What you should do: Starting at the line that contains "Classify the singularity of f(u, v) = u^3", repeat each line exactly until the records end, keeping both the first and the last.

Stored data entries
Content starts

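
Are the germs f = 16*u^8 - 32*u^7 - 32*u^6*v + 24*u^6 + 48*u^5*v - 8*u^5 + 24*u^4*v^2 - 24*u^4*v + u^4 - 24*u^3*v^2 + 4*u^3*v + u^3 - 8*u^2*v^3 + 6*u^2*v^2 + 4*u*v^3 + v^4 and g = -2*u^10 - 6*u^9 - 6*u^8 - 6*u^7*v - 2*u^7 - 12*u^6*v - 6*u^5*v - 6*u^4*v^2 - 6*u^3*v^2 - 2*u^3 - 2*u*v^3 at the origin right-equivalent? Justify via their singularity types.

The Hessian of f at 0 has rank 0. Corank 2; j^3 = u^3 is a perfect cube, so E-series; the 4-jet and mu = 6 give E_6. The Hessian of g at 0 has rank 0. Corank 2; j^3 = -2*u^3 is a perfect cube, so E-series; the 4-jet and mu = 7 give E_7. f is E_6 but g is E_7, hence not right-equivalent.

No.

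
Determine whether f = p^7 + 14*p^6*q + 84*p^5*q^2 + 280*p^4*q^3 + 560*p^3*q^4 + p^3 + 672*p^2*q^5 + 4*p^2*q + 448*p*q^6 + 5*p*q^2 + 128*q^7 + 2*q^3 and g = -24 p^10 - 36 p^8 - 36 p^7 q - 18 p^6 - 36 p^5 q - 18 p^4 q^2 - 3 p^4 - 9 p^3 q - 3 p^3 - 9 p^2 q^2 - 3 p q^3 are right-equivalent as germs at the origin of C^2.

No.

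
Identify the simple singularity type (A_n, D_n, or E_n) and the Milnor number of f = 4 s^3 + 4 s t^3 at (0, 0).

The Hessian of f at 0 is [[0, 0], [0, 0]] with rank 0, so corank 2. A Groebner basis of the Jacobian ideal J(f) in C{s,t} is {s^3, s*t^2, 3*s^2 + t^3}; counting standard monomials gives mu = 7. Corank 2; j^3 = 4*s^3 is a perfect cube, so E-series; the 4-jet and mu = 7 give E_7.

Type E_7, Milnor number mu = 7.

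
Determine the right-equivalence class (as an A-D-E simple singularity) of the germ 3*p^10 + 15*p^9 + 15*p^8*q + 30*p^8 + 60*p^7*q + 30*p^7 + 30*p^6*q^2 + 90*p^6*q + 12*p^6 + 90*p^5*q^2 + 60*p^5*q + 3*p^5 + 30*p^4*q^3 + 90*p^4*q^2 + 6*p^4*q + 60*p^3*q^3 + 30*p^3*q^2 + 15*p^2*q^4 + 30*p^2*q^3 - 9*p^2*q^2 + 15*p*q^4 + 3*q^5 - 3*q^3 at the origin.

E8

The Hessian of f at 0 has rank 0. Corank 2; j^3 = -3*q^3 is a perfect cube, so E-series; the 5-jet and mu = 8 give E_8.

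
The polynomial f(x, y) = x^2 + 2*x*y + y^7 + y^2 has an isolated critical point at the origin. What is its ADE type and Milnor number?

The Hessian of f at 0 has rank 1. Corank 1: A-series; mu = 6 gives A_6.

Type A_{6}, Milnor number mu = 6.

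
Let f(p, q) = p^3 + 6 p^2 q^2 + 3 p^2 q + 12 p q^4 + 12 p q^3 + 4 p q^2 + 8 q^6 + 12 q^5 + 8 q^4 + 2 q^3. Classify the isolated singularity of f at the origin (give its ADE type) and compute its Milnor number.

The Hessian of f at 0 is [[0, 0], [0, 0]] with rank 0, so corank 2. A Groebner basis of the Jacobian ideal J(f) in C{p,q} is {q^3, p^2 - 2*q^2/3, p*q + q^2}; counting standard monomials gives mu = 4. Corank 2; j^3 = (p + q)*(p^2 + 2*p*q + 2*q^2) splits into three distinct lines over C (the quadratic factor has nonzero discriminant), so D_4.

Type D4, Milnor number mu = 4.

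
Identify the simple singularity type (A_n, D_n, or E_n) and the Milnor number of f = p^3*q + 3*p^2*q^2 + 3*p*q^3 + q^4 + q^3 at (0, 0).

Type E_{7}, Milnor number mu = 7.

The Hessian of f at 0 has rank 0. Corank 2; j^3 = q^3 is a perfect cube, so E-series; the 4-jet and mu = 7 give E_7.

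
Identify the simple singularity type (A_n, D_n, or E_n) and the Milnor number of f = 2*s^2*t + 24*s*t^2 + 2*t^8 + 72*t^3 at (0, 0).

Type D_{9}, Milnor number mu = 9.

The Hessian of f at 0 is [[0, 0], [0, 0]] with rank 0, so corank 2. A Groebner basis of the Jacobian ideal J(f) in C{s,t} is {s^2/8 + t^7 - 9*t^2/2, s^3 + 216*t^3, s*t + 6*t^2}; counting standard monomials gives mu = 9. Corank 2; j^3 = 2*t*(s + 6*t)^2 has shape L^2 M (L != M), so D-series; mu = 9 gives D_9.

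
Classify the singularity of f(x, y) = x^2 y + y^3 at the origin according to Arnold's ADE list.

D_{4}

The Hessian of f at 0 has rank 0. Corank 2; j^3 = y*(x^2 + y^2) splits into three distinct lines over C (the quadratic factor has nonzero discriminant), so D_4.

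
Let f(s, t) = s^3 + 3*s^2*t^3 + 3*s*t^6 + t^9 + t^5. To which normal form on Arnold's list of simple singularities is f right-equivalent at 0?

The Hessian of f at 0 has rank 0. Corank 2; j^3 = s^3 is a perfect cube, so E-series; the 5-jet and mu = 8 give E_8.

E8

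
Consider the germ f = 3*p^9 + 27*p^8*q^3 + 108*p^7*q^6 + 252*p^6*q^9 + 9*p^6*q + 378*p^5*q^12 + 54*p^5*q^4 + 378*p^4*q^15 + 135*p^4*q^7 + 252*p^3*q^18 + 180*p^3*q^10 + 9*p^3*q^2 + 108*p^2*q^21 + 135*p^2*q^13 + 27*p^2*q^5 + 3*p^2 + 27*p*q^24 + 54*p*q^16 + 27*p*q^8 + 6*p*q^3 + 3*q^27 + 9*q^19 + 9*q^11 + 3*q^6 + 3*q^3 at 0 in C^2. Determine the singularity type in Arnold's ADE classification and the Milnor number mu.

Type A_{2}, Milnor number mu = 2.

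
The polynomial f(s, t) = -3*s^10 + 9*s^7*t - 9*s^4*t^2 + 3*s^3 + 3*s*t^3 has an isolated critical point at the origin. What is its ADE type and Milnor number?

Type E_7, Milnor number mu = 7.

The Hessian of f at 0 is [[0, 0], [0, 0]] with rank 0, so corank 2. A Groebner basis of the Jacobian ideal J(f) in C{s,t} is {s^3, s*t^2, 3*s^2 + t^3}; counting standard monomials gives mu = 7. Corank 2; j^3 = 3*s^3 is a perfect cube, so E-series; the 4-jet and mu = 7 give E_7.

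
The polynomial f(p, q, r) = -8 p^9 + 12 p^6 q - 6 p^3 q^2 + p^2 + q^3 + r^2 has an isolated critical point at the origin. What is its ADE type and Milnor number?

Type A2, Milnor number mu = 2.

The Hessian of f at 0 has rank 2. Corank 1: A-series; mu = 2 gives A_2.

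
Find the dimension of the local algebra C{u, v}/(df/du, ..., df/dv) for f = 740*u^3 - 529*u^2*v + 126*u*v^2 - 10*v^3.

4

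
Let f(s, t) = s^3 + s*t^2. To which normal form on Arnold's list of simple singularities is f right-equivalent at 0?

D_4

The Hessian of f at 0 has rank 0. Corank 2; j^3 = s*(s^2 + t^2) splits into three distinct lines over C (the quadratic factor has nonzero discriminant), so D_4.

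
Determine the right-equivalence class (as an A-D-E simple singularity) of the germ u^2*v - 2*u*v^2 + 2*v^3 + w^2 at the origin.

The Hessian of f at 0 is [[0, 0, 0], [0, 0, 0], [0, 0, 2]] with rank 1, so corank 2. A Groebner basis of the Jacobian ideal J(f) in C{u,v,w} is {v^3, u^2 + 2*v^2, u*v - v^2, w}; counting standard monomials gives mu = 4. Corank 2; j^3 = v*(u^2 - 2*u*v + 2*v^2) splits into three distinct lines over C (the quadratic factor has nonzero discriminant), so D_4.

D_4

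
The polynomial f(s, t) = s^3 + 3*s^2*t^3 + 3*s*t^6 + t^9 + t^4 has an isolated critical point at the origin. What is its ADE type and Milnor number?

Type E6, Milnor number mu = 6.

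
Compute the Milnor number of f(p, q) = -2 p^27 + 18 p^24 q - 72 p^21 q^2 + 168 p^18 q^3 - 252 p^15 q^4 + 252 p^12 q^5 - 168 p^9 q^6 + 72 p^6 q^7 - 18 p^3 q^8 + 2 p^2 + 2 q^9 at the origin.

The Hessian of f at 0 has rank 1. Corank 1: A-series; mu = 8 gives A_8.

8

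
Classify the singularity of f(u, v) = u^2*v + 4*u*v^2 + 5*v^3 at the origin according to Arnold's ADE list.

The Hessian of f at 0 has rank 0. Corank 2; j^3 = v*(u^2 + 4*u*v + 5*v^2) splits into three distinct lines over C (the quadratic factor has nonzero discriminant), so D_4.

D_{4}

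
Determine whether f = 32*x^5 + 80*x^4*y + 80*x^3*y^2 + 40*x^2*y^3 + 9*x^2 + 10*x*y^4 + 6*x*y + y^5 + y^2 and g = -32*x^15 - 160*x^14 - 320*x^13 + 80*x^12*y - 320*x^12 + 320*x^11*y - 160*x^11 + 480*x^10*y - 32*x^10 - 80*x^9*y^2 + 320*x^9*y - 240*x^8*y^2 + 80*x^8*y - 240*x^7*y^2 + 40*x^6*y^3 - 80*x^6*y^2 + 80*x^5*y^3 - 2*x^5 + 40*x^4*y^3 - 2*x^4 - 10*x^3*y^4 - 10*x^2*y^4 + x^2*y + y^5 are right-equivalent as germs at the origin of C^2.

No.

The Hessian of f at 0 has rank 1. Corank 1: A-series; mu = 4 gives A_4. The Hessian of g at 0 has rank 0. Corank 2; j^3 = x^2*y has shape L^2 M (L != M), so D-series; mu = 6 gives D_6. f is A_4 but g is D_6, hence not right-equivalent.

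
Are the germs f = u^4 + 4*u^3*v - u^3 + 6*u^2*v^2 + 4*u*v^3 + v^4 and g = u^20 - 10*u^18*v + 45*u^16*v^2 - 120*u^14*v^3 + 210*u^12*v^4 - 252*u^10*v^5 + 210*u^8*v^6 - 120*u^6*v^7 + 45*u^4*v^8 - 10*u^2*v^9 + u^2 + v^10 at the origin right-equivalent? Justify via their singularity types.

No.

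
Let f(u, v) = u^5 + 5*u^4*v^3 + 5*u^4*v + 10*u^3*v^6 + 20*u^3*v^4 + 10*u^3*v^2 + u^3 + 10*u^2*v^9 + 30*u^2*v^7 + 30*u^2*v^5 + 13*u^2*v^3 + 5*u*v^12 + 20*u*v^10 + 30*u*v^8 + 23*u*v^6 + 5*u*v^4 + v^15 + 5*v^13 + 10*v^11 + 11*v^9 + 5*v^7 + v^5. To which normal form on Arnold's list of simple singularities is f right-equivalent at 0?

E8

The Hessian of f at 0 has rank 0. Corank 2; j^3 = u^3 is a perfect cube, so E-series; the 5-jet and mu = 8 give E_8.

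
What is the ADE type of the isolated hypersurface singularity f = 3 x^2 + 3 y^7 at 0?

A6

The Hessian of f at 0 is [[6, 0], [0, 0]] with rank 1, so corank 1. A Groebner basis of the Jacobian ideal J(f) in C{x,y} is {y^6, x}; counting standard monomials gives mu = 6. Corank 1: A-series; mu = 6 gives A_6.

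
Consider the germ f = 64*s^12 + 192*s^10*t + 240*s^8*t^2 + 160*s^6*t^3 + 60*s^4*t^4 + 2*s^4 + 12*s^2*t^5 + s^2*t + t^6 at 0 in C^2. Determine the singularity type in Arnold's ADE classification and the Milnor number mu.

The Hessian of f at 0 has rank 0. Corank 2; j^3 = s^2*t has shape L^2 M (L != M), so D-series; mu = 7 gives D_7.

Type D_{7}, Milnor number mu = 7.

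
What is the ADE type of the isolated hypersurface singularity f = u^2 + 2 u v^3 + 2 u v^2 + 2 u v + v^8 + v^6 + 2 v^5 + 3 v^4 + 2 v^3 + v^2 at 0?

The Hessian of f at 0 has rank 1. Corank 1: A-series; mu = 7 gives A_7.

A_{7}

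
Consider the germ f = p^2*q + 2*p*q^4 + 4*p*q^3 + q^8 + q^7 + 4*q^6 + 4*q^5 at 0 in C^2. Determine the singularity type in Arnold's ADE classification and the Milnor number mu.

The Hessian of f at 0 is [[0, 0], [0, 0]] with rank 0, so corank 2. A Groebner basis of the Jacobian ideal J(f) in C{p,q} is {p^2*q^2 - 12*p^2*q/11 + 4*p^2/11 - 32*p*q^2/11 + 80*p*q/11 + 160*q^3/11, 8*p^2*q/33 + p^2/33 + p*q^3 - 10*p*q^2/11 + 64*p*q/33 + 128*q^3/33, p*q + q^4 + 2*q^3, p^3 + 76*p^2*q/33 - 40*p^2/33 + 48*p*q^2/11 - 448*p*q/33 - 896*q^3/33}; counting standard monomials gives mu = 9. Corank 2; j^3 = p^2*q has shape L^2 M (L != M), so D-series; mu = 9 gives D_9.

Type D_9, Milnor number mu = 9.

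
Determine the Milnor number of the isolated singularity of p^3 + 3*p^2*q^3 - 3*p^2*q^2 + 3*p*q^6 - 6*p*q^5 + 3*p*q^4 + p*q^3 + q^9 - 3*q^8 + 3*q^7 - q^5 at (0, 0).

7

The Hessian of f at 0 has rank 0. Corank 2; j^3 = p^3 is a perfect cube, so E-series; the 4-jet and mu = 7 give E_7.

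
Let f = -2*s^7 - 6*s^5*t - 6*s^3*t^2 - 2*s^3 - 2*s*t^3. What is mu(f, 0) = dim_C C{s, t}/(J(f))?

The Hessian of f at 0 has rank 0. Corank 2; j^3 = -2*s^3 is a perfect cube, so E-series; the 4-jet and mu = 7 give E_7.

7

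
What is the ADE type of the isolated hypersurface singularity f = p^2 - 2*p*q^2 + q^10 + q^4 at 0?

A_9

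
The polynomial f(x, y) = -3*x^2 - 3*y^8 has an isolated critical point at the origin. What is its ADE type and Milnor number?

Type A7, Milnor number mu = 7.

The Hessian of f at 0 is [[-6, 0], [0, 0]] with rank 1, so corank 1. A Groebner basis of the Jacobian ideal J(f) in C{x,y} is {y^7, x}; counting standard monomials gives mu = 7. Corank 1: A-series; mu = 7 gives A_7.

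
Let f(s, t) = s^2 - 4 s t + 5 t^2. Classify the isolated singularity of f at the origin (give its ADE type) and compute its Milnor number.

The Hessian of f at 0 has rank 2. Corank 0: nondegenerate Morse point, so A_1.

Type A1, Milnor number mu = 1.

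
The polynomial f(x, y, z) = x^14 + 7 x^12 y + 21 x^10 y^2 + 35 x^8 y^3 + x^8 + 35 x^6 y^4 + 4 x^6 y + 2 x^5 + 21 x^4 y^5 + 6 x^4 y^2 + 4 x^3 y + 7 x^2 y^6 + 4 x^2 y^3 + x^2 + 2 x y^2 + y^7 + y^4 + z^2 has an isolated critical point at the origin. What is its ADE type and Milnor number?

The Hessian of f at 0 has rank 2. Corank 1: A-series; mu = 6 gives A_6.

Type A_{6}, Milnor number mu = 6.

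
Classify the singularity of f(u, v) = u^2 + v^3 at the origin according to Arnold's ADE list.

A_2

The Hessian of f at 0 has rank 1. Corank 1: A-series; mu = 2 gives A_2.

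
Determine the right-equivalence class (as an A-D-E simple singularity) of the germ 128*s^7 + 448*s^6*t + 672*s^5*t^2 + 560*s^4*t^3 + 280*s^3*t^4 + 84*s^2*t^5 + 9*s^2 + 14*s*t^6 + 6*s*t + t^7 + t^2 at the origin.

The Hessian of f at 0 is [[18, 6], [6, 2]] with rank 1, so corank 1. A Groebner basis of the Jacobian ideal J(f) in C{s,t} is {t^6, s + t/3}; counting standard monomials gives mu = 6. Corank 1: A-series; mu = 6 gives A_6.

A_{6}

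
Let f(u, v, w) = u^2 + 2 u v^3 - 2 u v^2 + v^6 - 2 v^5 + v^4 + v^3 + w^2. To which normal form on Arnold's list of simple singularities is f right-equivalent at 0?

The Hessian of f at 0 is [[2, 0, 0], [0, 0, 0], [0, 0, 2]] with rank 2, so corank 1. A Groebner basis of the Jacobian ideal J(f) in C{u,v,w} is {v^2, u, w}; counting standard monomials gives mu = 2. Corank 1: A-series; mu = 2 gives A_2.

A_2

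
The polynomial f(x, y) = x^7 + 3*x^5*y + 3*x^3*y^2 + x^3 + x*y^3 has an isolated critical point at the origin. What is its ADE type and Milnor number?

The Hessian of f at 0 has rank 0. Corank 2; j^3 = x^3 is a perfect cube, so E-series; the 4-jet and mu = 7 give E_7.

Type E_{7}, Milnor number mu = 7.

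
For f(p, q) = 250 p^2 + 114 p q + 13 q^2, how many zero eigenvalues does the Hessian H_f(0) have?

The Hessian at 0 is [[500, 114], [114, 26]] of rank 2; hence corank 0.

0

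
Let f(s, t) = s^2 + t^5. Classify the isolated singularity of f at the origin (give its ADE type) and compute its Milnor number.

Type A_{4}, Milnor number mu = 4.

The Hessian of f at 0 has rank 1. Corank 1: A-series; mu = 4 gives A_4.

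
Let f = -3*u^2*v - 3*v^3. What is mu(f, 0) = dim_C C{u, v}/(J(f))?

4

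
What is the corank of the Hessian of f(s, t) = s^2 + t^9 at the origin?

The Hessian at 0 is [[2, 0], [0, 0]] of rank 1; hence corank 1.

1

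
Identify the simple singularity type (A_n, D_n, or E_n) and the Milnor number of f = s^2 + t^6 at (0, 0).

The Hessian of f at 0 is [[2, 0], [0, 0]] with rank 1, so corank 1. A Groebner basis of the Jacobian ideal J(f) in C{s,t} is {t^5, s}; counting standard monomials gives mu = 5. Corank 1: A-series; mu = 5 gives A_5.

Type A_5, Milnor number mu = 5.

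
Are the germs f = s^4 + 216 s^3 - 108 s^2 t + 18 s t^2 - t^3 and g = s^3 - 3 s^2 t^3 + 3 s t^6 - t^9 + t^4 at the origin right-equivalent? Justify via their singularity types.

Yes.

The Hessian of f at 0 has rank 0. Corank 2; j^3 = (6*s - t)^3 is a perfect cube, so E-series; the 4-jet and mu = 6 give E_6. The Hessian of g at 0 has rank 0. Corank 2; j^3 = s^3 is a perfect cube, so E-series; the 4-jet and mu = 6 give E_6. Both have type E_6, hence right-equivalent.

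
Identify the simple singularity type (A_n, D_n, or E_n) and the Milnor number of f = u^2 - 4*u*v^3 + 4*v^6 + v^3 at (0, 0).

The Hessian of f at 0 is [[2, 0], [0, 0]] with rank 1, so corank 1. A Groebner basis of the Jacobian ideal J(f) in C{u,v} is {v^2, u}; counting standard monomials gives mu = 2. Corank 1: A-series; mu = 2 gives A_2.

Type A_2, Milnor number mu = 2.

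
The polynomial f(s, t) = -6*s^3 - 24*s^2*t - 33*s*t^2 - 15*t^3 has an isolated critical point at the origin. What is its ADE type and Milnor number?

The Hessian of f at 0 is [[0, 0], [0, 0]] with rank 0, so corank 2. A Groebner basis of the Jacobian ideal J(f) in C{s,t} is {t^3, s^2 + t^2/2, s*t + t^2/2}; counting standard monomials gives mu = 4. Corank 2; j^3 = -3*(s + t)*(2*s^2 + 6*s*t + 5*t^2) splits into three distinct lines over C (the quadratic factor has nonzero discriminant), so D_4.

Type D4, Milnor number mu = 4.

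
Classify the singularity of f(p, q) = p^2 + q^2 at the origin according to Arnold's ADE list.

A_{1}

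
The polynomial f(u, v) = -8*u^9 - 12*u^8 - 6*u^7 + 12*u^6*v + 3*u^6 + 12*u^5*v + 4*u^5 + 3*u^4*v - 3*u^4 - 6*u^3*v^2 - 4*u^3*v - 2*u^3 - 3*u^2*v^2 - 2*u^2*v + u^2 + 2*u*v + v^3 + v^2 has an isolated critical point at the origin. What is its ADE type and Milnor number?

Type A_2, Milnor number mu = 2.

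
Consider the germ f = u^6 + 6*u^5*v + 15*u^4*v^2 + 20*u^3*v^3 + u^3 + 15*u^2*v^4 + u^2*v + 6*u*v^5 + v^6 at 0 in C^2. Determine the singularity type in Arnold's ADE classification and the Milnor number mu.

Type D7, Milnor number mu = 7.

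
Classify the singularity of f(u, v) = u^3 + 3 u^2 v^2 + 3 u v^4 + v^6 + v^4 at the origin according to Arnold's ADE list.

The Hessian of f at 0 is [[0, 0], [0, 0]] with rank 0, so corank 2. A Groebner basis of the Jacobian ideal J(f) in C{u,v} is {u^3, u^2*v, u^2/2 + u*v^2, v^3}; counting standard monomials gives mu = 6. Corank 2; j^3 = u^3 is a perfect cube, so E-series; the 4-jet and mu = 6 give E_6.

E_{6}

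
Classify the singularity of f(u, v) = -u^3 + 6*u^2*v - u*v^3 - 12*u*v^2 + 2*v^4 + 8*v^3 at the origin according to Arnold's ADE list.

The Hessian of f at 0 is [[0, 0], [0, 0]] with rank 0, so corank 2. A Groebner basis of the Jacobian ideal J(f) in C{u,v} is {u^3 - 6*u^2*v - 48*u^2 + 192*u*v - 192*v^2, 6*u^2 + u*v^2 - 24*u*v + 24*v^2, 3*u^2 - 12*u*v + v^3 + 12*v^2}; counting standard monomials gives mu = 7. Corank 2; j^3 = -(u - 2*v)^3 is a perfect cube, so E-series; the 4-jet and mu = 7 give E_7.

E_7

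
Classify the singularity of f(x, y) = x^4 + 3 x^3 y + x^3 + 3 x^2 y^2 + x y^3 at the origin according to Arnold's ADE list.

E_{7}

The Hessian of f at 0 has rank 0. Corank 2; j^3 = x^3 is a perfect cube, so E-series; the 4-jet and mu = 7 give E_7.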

Content ends

Answer area:
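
Classify the singularity of f(u, v) = u^3 + 3 u^2 v^2 + 3 u v^4 + v^6 + v^4 at the origin according to Arnold's ADE list.

The Hessian of f at 0 is [[0, 0], [0, 0]] with rank 0, so corank 2. A Groebner basis of the Jacobian ideal J(f) in C{u,v} is {u^3, u^2*v, u^2/2 + u*v^2, v^3}; counting standard monomials gives mu = 6. Corank 2; j^3 = u^3 is a perfect cube, so E-series; the 4-jet and mu = 6 give E_6.

E_{6}

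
Classify the singularity of f(u, v) = -u^3 + 6*u^2*v - u*v^3 - 12*u*v^2 + 2*v^4 + 8*v^3 at the origin according to Arnold's ADE list.

The Hessian of f at 0 is [[0, 0], [0, 0]] with rank 0, so corank 2. A Groebner basis of the Jacobian ideal J(f) in C{u,v} is {u^3 - 6*u^2*v - 48*u^2 + 192*u*v - 192*v^2, 6*u^2 + u*v^2 - 24*u*v + 24*v^2, 3*u^2 - 12*u*v + v^3 + 12*v^2}; counting standard monomials gives mu = 7. Corank 2; j^3 = -(u - 2*v)^3 is a perfect cube, so E-series; the 4-jet and mu = 7 give E_7.

E_7

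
Classify the singularity of f(x, y) = x^4 + 3 x^3 y + x^3 + 3 x^2 y^2 + x y^3 at the origin according to Arnold's ADE list.

E_{7}

The Hessian of f at 0 has rank 0. Corank 2; j^3 = x^3 is a perfect cube, so E-series; the 4-jet and mu = 7 give E_7.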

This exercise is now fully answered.